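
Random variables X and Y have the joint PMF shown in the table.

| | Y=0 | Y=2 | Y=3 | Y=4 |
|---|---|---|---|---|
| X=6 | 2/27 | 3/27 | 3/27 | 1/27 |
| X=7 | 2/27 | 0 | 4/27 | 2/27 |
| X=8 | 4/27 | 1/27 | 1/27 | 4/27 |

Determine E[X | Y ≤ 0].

29/4

P(Y ≤ 0) = 8/27.
Summing X·P(X=x,Y=y) over the conditioning event gives 58/27.
E[X | Y ≤ 0] = (58/27) / (8/27) = 29/4.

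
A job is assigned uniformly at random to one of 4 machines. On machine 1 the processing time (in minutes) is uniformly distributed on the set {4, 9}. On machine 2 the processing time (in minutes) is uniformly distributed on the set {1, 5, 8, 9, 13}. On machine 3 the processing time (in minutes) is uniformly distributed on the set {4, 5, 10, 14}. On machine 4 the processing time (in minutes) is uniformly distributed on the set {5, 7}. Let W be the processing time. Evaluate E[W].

E[W | machine 1] = (4+9)/2 = 13/2.
E[W | machine 2] = (1+5+8+9+13)/5 = 36/5.
E[W | machine 3] = (4+5+10+14)/4 = 33/4.
E[W | machine 4] = (5+7)/2 = 6.
E[W] = (1/4)·(13/2) + (1/4)·(36/5) + (1/4)·(33/4) + (1/4)·(6) = 559/80.

559/80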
◆ ◆ ◆ ◆ ◆ ◆ ◆
§ **Task description**
A complete, exact copy of the records is what is needed.

§ **Expected answer**
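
Random variables X and Y have the joint PMF shown in the table.

| | Y=0 | Y=2 | Y=3 | Y=4 |
|---|---|---|---|---|
| X=6 | 2/27 | 3/27 | 3/27 | 1/27 |
| X=7 | 2/27 | 0 | 4/27 | 2/27 |
| X=8 | 4/27 | 1/27 | 1/27 | 4/27 |

Determine E[X | Y ≤ 0].

29/4

P(Y ≤ 0) = 8/27.
Summing X·P(X=x,Y=y) over the conditioning event gives 58/27.
E[X | Y ≤ 0] = (58/27) / (8/27) = 29/4.

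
A job is assigned uniformly at random to one of 4 machines. On machine 1 the processing time (in minutes) is uniformly distributed on the set {4, 9}. On machine 2 the processing time (in minutes) is uniformly distributed on the set {1, 5, 8, 9, 13}. On machine 3 the processing time (in minutes) is uniformly distributed on the set {4, 5, 10, 14}. On machine 4 the processing time (in minutes) is uniformly distributed on the set {5, 7}. Let W be the processing time. Evaluate E[W].

E[W | machine 1] = (4+9)/2 = 13/2.
E[W | machine 2] = (1+5+8+9+13)/5 = 36/5.
E[W | machine 3] = (4+5+10+14)/4 = 33/4.
E[W | machine 4] = (5+7)/2 = 6.
E[W] = (1/4)·(13/2) + (1/4)·(36/5) + (1/4)·(33/4) + (1/4)·(6) = 559/80.

559/80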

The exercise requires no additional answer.